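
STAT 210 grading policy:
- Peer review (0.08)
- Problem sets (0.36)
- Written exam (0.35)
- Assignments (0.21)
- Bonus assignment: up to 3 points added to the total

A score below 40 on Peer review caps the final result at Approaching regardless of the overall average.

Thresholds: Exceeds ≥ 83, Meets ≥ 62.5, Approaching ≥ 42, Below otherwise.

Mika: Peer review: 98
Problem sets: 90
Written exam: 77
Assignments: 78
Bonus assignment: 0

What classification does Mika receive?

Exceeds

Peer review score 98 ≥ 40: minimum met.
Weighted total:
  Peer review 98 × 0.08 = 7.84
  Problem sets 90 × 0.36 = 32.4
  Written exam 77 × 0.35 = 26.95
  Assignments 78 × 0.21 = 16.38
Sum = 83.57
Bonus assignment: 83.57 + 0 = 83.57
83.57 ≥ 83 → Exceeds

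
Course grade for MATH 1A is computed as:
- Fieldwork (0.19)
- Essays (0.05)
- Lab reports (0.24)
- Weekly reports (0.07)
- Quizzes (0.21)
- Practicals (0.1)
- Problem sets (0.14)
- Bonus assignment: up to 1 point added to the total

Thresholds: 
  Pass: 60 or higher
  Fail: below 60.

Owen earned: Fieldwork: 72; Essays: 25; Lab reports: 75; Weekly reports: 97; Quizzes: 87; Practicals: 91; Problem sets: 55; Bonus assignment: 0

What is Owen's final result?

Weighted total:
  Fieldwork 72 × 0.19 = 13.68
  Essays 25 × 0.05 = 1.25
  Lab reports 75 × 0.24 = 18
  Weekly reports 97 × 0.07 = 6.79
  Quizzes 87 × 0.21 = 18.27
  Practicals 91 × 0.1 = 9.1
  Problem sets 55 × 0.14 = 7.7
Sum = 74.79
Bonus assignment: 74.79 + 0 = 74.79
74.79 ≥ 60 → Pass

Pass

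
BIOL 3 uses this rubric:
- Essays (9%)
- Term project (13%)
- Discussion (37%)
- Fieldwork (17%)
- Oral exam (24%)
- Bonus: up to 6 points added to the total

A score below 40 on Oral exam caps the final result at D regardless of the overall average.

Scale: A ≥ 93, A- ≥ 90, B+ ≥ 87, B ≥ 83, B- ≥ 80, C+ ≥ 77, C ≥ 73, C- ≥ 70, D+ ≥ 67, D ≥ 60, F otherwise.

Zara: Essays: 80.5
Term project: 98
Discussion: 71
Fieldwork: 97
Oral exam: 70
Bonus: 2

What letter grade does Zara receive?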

◆ ◆ ◆ ◆ ◆

• [YOUR GOAL]: Pick out the lines above containing the word "regardless", then copy them.

• [ANSWER TO THIS PROBLEM]:
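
A score below 40 on Peer review caps the final result at Approaching regardless of the overall average.
A score below 40 on Oral exam caps the final result at D regardless of the overall average.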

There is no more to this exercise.